- _EXERCISE GOAL_
Here are some records; copy every line that holds the word "from".

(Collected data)
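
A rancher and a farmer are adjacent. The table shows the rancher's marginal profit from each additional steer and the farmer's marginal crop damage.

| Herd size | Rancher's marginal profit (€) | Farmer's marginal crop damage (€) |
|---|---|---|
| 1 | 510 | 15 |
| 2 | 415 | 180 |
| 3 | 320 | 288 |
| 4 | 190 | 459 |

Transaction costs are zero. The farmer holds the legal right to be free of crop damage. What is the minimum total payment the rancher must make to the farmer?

Efficient level: marginal profit ≥ marginal crop damage through level 3, so k* = 3.
With the farmer holding the right, the rancher must at least compensate total damage at k*: 15 + 180 + 288 = 483.

€483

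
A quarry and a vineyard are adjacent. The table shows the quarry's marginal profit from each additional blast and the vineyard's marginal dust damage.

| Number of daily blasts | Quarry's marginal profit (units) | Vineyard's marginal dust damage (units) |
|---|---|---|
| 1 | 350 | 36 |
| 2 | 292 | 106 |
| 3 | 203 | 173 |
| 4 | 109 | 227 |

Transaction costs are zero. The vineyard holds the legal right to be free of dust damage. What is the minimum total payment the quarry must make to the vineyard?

Efficient level: marginal profit ≥ marginal dust damage through level 3, so k* = 3.
With the vineyard holding the right, the quarry must at least compensate total damage at k*: 36 + 106 + 173 = 315.

315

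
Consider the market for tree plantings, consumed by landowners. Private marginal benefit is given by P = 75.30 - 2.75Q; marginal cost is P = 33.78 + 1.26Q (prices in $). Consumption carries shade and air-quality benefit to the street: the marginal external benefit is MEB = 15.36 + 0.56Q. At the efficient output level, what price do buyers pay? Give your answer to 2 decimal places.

Social marginal benefit = demand + MEB = 90.66 - 2.19Q.
Set SMB = MC: 90.66 - 2.19Q = 33.78 + 1.26Q → Q* = 16.4870.
Consumer price on the demand curve at Q*: 75.30 − 2.75×16.4870 = 29.9608.

P = $29.96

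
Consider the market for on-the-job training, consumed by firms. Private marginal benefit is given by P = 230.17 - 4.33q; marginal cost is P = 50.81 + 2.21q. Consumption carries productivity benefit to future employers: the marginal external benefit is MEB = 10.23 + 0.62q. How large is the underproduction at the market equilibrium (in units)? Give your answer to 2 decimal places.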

- _RESPONSE TO THIS EXERCISE_
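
A rancher and a farmer are adjacent. The table shows the rancher's marginal profit from each additional steer and the farmer's marginal crop damage.
A quarry and a vineyard are adjacent. The table shows the quarry's marginal profit from each additional blast and the vineyard's marginal dust damage.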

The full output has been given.